◆ **Activity**
Below are the records. List every line holding the word "Initial".

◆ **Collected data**
----

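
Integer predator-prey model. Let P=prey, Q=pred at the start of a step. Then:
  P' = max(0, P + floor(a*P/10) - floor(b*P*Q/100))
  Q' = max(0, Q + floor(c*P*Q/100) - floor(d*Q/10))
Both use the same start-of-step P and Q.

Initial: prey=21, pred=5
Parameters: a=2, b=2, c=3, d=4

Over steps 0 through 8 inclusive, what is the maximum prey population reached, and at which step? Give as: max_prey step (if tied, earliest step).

Answer: 26 3

Derivation:
Step 1: prey: 21+4-2=23; pred: 5+3-2=6
Step 2: prey: 23+4-2=25; pred: 6+4-2=8
Step 3: prey: 25+5-4=26; pred: 8+6-3=11
Step 4: prey: 26+5-5=26; pred: 11+8-4=15
Step 5: prey: 26+5-7=24; pred: 15+11-6=20
Step 6: prey: 24+4-9=19; pred: 20+14-8=26
Step 7: prey: 19+3-9=13; pred: 26+14-10=30
Step 8: prey: 13+2-7=8; pred: 30+11-12=29
Max prey = 26 at step 3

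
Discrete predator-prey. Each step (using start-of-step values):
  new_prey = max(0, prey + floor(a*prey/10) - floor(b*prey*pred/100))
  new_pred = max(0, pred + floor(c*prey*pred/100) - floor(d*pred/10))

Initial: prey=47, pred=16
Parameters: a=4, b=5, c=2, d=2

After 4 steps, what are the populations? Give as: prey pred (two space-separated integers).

Answer: 0 25

Derivation:
Step 1: prey: 47+18-37=28; pred: 16+15-3=28
Step 2: prey: 28+11-39=0; pred: 28+15-5=38
Step 3: prey: 0+0-0=0; pred: 38+0-7=31
Step 4: prey: 0+0-0=0; pred: 31+0-6=25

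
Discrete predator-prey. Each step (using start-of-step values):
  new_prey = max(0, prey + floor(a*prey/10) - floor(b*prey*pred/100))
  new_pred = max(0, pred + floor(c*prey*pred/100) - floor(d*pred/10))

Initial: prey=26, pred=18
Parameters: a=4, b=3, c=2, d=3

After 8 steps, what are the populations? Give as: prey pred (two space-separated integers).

Step 1: prey: 26+10-14=22; pred: 18+9-5=22
Step 2: prey: 22+8-14=16; pred: 22+9-6=25
Step 3: prey: 16+6-12=10; pred: 25+8-7=26
Step 4: prey: 10+4-7=7; pred: 26+5-7=24
Step 5: prey: 7+2-5=4; pred: 24+3-7=20
Step 6: prey: 4+1-2=3; pred: 20+1-6=15
Step 7: prey: 3+1-1=3; pred: 15+0-4=11
Step 8: prey: 3+1-0=4; pred: 11+0-3=8

Answer: 4 8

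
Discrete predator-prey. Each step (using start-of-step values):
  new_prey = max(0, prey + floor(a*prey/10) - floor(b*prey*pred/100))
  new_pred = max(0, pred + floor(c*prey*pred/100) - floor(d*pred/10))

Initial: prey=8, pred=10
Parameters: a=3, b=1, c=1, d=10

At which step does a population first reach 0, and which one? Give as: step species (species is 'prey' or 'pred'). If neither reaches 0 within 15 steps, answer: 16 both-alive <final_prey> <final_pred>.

Step 1: prey: 8+2-0=10; pred: 10+0-10=0
First extinction: pred at step 1

Answer: 1 pred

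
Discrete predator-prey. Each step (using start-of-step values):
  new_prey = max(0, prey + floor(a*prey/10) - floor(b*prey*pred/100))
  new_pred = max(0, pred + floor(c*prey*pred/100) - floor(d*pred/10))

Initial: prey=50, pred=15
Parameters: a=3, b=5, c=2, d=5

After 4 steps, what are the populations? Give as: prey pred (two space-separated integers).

Answer: 1 7

Derivation:
Step 1: prey: 50+15-37=28; pred: 15+15-7=23
Step 2: prey: 28+8-32=4; pred: 23+12-11=24
Step 3: prey: 4+1-4=1; pred: 24+1-12=13
Step 4: prey: 1+0-0=1; pred: 13+0-6=7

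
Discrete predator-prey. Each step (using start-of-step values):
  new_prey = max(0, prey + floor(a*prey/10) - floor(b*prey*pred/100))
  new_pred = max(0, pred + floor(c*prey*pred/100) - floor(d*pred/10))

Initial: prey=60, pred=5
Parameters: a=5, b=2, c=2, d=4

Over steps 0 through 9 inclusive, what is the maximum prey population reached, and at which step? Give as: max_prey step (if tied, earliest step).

Answer: 120 3

Derivation:
Step 1: prey: 60+30-6=84; pred: 5+6-2=9
Step 2: prey: 84+42-15=111; pred: 9+15-3=21
Step 3: prey: 111+55-46=120; pred: 21+46-8=59
Step 4: prey: 120+60-141=39; pred: 59+141-23=177
Step 5: prey: 39+19-138=0; pred: 177+138-70=245
Step 6: prey: 0+0-0=0; pred: 245+0-98=147
Step 7: prey: 0+0-0=0; pred: 147+0-58=89
Step 8: prey: 0+0-0=0; pred: 89+0-35=54
Step 9: prey: 0+0-0=0; pred: 54+0-21=33
Max prey = 120 at step 3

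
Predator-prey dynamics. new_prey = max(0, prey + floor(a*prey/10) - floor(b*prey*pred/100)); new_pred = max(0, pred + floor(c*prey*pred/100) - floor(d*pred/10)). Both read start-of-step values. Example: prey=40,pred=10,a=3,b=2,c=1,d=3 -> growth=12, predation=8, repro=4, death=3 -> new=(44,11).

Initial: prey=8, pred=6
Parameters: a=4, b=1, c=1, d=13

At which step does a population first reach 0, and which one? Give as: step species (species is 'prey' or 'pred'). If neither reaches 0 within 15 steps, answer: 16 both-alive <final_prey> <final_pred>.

Step 1: prey: 8+3-0=11; pred: 6+0-7=0
First extinction: pred at step 1

Answer: 1 pred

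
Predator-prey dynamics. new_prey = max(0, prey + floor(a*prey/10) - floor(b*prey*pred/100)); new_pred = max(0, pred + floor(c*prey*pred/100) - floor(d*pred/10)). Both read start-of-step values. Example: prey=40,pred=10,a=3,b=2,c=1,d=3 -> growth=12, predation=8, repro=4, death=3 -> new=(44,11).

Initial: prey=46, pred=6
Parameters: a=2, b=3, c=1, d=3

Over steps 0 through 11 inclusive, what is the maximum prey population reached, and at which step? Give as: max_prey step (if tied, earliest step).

Step 1: prey: 46+9-8=47; pred: 6+2-1=7
Step 2: prey: 47+9-9=47; pred: 7+3-2=8
Step 3: prey: 47+9-11=45; pred: 8+3-2=9
Step 4: prey: 45+9-12=42; pred: 9+4-2=11
Step 5: prey: 42+8-13=37; pred: 11+4-3=12
Step 6: prey: 37+7-13=31; pred: 12+4-3=13
Step 7: prey: 31+6-12=25; pred: 13+4-3=14
Step 8: prey: 25+5-10=20; pred: 14+3-4=13
Step 9: prey: 20+4-7=17; pred: 13+2-3=12
Step 10: prey: 17+3-6=14; pred: 12+2-3=11
Step 11: prey: 14+2-4=12; pred: 11+1-3=9
Max prey = 47 at step 1

Answer: 47 1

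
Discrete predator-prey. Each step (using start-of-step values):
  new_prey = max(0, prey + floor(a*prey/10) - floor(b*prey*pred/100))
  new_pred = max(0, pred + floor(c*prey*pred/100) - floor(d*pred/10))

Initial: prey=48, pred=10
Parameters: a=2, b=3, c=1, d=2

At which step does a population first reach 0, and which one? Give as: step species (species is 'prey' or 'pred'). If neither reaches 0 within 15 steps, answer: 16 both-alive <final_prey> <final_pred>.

Step 1: prey: 48+9-14=43; pred: 10+4-2=12
Step 2: prey: 43+8-15=36; pred: 12+5-2=15
Step 3: prey: 36+7-16=27; pred: 15+5-3=17
Step 4: prey: 27+5-13=19; pred: 17+4-3=18
Step 5: prey: 19+3-10=12; pred: 18+3-3=18
Step 6: prey: 12+2-6=8; pred: 18+2-3=17
Step 7: prey: 8+1-4=5; pred: 17+1-3=15
Step 8: prey: 5+1-2=4; pred: 15+0-3=12
Step 9: prey: 4+0-1=3; pred: 12+0-2=10
Step 10: prey: 3+0-0=3; pred: 10+0-2=8
Step 11: prey: 3+0-0=3; pred: 8+0-1=7
Step 12: prey: 3+0-0=3; pred: 7+0-1=6
Step 13: prey: 3+0-0=3; pred: 6+0-1=5
Step 14: prey: 3+0-0=3; pred: 5+0-1=4
Step 15: prey: 3+0-0=3; pred: 4+0-0=4
No extinction within 15 steps

Answer: 16 both-alive 3 4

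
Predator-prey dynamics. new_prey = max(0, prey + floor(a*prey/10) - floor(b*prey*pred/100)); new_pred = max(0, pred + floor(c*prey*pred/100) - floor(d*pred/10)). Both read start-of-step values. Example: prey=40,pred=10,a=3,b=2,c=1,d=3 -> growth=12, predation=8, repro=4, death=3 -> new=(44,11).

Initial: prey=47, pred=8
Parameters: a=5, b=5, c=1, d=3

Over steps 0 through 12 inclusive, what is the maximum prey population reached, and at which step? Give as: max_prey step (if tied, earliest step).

Answer: 55 2

Derivation:
Step 1: prey: 47+23-18=52; pred: 8+3-2=9
Step 2: prey: 52+26-23=55; pred: 9+4-2=11
Step 3: prey: 55+27-30=52; pred: 11+6-3=14
Step 4: prey: 52+26-36=42; pred: 14+7-4=17
Step 5: prey: 42+21-35=28; pred: 17+7-5=19
Step 6: prey: 28+14-26=16; pred: 19+5-5=19
Step 7: prey: 16+8-15=9; pred: 19+3-5=17
Step 8: prey: 9+4-7=6; pred: 17+1-5=13
Step 9: prey: 6+3-3=6; pred: 13+0-3=10
Step 10: prey: 6+3-3=6; pred: 10+0-3=7
Step 11: prey: 6+3-2=7; pred: 7+0-2=5
Step 12: prey: 7+3-1=9; pred: 5+0-1=4
Max prey = 55 at step 2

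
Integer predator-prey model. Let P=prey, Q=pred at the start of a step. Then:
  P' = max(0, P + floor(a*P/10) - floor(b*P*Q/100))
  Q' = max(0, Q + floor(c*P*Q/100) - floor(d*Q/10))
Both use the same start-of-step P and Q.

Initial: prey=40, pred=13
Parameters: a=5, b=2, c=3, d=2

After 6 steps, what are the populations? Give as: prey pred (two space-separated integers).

Answer: 0 109

Derivation:
Step 1: prey: 40+20-10=50; pred: 13+15-2=26
Step 2: prey: 50+25-26=49; pred: 26+39-5=60
Step 3: prey: 49+24-58=15; pred: 60+88-12=136
Step 4: prey: 15+7-40=0; pred: 136+61-27=170
Step 5: prey: 0+0-0=0; pred: 170+0-34=136
Step 6: prey: 0+0-0=0; pred: 136+0-27=109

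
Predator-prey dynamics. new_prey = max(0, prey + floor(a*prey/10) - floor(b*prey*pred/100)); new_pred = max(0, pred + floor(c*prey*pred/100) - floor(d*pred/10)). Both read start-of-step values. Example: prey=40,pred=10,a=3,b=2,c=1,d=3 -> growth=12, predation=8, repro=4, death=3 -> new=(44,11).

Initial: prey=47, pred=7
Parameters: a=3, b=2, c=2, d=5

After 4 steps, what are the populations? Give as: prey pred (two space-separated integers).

Step 1: prey: 47+14-6=55; pred: 7+6-3=10
Step 2: prey: 55+16-11=60; pred: 10+11-5=16
Step 3: prey: 60+18-19=59; pred: 16+19-8=27
Step 4: prey: 59+17-31=45; pred: 27+31-13=45

Answer: 45 45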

----

◆ **Exercise result**
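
Initial: prey=21, pred=5
Initial: prey=47, pred=16
Initial: prey=26, pred=18
Initial: prey=8, pred=10
Initial: prey=50, pred=15
Initial: prey=60, pred=5
Initial: prey=8, pred=6
Initial: prey=46, pred=6
Initial: prey=48, pred=10
Initial: prey=47, pred=8
Initial: prey=40, pred=13
Initial: prey=47, pred=7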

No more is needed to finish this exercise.